__Exercise aim__
From the entries below, retype only the lines from the one with "hydraulic head=332.1 m" through the one with "115 | 19.36 |", exactly as written.

*** Record excerpts ***

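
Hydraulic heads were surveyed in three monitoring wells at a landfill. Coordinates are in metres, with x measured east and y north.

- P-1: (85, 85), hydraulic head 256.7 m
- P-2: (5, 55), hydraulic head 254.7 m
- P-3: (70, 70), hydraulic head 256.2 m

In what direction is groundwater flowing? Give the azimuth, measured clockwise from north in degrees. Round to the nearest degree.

Differences from P-1: to P-2 (Δx, Δy, Δh) = (-80, -30, -2.0); to P-3 = (-15, -15, -0.5).
Solve a·Δx + b·Δy = Δh: det = (-80)·(-15) − (-15)·(-30) = 750.
∂h/∂x = [(-2.0)·(-15) − (-0.5)·(-30)] / 750 = +0.02000
∂h/∂y = [(-80)·(-0.5) − (-15)·(-2.0)] / 750 = +0.01333
Flow direction (−∇h) has components (-0.02000 E, -0.01333 N).
Azimuth = atan2(E, N) = atan2(-0.02000, -0.01333) = 236.3° ≈ 236°.

236°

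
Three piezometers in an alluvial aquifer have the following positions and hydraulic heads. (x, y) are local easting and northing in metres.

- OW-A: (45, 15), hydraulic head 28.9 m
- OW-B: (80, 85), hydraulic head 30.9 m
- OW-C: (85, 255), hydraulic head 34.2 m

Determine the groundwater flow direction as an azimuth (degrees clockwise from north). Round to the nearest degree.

Differences from OW-A: to OW-B (Δx, Δy, Δh) = (35, 70, +2.0); to OW-C = (40, 240, +5.3).
Solve a·Δx + b·Δy = Δh: det = 35·240 − 40·70 = 5600.
∂h/∂x = [(+2.0)·240 − (+5.3)·70] / 5600 = +0.01946
∂h/∂y = [35·(+5.3) − 40·(+2.0)] / 5600 = +0.01884
Flow direction (−∇h) has components (-0.01946 E, -0.01884 N).
Azimuth = atan2(E, N) = atan2(-0.01946, -0.01884) = 225.9° ≈ 226°.

226°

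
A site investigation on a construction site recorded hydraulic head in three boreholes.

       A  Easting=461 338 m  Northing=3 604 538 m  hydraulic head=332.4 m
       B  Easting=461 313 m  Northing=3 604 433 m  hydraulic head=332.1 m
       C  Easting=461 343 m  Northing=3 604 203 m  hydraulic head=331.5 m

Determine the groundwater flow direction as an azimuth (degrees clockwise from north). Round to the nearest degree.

194°

With h = a·x + b·y + c and A as origin, the differences give:
  (-25)·a + (-105)·b = -0.3
  5·a + (-335)·b = -0.9
Eliminate b (×(-335) and ×(-105), subtract): 8900·a = 6.00 → a = ∂h/∂x = +0.0006742
Back-substitute: b = ∂h/∂y = +0.002697.
Flow direction (−∇h) has components (-0.0006742 E, -0.002697 N).
Azimuth = atan2(E, N) = atan2(-0.0006742, -0.002697) = 194.0° ≈ 194°.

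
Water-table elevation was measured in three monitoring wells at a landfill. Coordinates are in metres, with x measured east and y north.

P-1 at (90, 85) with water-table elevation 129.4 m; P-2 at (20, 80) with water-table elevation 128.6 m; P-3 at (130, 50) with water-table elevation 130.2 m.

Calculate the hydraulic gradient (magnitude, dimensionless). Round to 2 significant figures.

0.015

Differences from P-1: to P-2 (Δx, Δy, Δh) = (-70, -5, -0.8); to P-3 = (40, -35, +0.8).
Determinant of the coordinate differences = (-70)·(-35) − 40·(-5) = 2650.
∂h/∂x = [(-0.8)·(-35) − (+0.8)·(-5)] / 2650 = +0.01208
∂h/∂y = [(-70)·(+0.8) − 40·(-0.8)] / 2650 = -0.009057
|∇h| = √(0.01208² + -0.009057²) = 0.0151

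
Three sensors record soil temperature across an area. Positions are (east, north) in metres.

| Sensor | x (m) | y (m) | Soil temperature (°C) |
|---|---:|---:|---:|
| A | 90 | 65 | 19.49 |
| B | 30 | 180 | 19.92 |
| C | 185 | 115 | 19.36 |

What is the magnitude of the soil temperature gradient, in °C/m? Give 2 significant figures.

0.0035 °C/m

Differences from A: to B (Δx, Δy, Δh) = (-60, 115, +0.43); to C = (95, 50, -0.13).
Solve a·Δx + b·Δy = ΔT: det = (-60)·50 − 95·115 = -13925.
∂T/∂x = [(+0.43)·50 − (-0.13)·115] / -13925 = -0.002618
∂T/∂y = [(-60)·(-0.13) − 95·(+0.43)] / -13925 = +0.002373
|∇f| = √(-0.002618² + 0.002373²) = 0.003533 °C/m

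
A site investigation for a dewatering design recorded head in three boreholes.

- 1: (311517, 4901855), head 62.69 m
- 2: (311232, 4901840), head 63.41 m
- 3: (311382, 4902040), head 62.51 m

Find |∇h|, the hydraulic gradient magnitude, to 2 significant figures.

0.0036

Differences from 1: to 2 (Δx, Δy, Δh) = (-285, -15, +0.72); to 3 = (-135, 185, -0.18).
Solve a·Δx + b·Δy = Δh: det = (-285)·185 − (-135)·(-15) = -54750.
∂h/∂x = [(+0.72)·185 − (-0.18)·(-15)] / -54750 = -0.002384
∂h/∂y = [(-285)·(-0.18) − (-135)·(+0.72)] / -54750 = -0.002712
|∇h| = √(-0.002384² + -0.002712²) = 0.003611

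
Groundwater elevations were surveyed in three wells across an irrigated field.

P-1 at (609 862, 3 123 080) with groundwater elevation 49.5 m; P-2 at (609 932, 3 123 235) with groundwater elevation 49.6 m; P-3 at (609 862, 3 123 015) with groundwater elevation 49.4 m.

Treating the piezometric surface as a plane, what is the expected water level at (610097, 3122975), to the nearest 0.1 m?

With h = a·x + b·y + c and P-1 as origin, the differences give:
  70·a + 155·b = +0.1
  0·a + (-65)·b = -0.1
Eliminate b (×(-65) and ×155, subtract): -4550·a = 9.00 → a = ∂h/∂x = -0.001978
Back-substitute: b = ∂h/∂y = +0.001538.
h(610097, 3122975) = 49.5 + (-0.001978)·(235) + (+0.001538)·(-105) = 49.5 -0.465 -0.162 = 48.874 m.

48.9 m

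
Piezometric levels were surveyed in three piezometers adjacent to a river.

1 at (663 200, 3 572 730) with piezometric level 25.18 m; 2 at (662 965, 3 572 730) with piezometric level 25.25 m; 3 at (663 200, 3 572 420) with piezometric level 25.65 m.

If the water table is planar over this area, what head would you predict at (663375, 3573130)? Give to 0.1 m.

24.5 m

∂h/∂x = (25.25 − 25.18) / (662965 − 663200) = -0.0002979
∂h/∂y = (25.65 − 25.18) / (3572420 − 3572730) = -0.001516
h(663375, 3573130) = 25.18 + (-0.0002979)·(175) + (-0.001516)·(400) = 25.18 -0.052 -0.606 = 24.521 m.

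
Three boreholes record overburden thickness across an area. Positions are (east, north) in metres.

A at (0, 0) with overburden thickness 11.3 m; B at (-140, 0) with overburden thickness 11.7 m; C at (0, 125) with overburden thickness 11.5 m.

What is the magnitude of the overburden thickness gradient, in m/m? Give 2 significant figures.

0.0033 m/m

∂d/∂x = (11.7 − 11.3) / (-140 − 0) = -0.002857
∂d/∂y = (11.5 − 11.3) / (125 − 0) = +0.001600
|∇f| = √(-0.002857² + 0.001600²) = 0.003275 m/m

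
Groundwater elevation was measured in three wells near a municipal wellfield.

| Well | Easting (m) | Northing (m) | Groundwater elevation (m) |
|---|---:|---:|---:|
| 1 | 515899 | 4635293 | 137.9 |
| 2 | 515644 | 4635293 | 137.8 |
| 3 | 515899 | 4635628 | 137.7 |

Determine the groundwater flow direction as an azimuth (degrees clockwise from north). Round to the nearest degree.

327°

∂h/∂x = (137.8 − 137.9) / (515644 − 515899) = +0.0003922
∂h/∂y = (137.7 − 137.9) / (4635628 − 4635293) = -0.0005970
Flow direction (−∇h) has components (-0.0003922 E, +0.0005970 N).
Azimuth = atan2(E, N) = atan2(-0.0003922, +0.0005970) = 326.7° ≈ 327°.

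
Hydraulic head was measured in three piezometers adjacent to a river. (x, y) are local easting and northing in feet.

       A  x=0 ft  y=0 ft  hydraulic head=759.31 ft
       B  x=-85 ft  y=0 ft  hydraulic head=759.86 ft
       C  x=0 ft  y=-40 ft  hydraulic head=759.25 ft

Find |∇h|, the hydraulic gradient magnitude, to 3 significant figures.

0.00664

∂h/∂x = (759.86 − 759.31) / (-85 − 0) = -0.006471
∂h/∂y = (759.25 − 759.31) / (-40 − 0) = +0.001500
|∇h| = √(-0.006471² + 0.001500²) = 0.006643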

***

__Your response__
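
       B  Easting=461 313 m  Northing=3 604 433 m  hydraulic head=332.1 m
       C  Easting=461 343 m  Northing=3 604 203 m  hydraulic head=331.5 m

Determine the groundwater flow direction as an azimuth (degrees clockwise from north). Round to the nearest degree.

194°

With h = a·x + b·y + c and A as origin, the differences give:
  (-25)·a + (-105)·b = -0.3
  5·a + (-335)·b = -0.9
Eliminate b (×(-335) and ×(-105), subtract): 8900·a = 6.00 → a = ∂h/∂x = +0.0006742
Back-substitute: b = ∂h/∂y = +0.002697.
Flow direction (−∇h) has components (-0.0006742 E, -0.002697 N).
Azimuth = atan2(E, N) = atan2(-0.0006742, -0.002697) = 194.0° ≈ 194°.

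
Water-table elevation was measured in three monitoring wells at a landfill. Coordinates are in metres, with x measured east and y north.

P-1 at (90, 85) with water-table elevation 129.4 m; P-2 at (20, 80) with water-table elevation 128.6 m; P-3 at (130, 50) with water-table elevation 130.2 m.

Calculate the hydraulic gradient (magnitude, dimensionless). Round to 2 significant figures.

0.015

Differences from P-1: to P-2 (Δx, Δy, Δh) = (-70, -5, -0.8); to P-3 = (40, -35, +0.8).
Determinant of the coordinate differences = (-70)·(-35) − 40·(-5) = 2650.
∂h/∂x = [(-0.8)·(-35) − (+0.8)·(-5)] / 2650 = +0.01208
∂h/∂y = [(-70)·(+0.8) − 40·(-0.8)] / 2650 = -0.009057
|∇h| = √(0.01208² + -0.009057²) = 0.0151

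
Three sensors record soil temperature across an area. Positions are (east, north) in metres.

| Sensor | x (m) | y (m) | Soil temperature (°C) |
|---|---:|---:|---:|
| A | 90 | 65 | 19.49 |
| B | 30 | 180 | 19.92 |
| C | 185 | 115 | 19.36 |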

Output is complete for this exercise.